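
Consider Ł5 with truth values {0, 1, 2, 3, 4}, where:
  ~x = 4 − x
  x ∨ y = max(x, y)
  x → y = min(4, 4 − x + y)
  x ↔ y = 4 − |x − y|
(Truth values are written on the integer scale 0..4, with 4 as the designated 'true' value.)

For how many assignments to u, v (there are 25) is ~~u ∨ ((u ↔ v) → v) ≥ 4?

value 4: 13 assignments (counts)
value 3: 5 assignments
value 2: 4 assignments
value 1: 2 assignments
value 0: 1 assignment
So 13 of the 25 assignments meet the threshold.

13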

- - - - - - -

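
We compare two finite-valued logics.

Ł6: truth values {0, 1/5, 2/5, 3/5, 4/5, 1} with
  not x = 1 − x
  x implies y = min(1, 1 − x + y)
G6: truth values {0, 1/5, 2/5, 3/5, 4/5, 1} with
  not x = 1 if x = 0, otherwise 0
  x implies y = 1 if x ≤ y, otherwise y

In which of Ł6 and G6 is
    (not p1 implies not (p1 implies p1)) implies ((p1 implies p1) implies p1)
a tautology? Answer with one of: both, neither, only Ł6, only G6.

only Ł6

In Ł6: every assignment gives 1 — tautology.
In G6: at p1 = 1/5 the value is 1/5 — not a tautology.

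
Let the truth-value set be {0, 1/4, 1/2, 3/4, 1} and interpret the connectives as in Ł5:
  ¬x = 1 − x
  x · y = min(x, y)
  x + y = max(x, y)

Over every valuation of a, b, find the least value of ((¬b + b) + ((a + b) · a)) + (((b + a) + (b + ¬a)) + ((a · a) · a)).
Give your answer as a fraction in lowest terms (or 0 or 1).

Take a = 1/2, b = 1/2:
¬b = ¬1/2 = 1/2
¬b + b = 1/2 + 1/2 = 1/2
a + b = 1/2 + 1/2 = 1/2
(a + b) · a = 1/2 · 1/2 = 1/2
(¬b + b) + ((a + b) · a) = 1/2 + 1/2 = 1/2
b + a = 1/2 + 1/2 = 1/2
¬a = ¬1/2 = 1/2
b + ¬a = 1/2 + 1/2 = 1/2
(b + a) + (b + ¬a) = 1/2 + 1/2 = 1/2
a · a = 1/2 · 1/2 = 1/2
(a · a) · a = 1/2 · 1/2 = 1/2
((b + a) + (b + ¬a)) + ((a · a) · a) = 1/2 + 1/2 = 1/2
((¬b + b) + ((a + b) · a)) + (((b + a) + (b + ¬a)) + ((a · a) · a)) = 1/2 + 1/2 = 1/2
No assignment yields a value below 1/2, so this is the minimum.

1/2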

- - - - - - -

→ WORK REQUEST
What lines of the preceding data include the string "otherwise"? Pull them out.

→ RESULT
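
  not x = 1 if x = 0, otherwise 0
  x implies y = 1 if x ≤ y, otherwise y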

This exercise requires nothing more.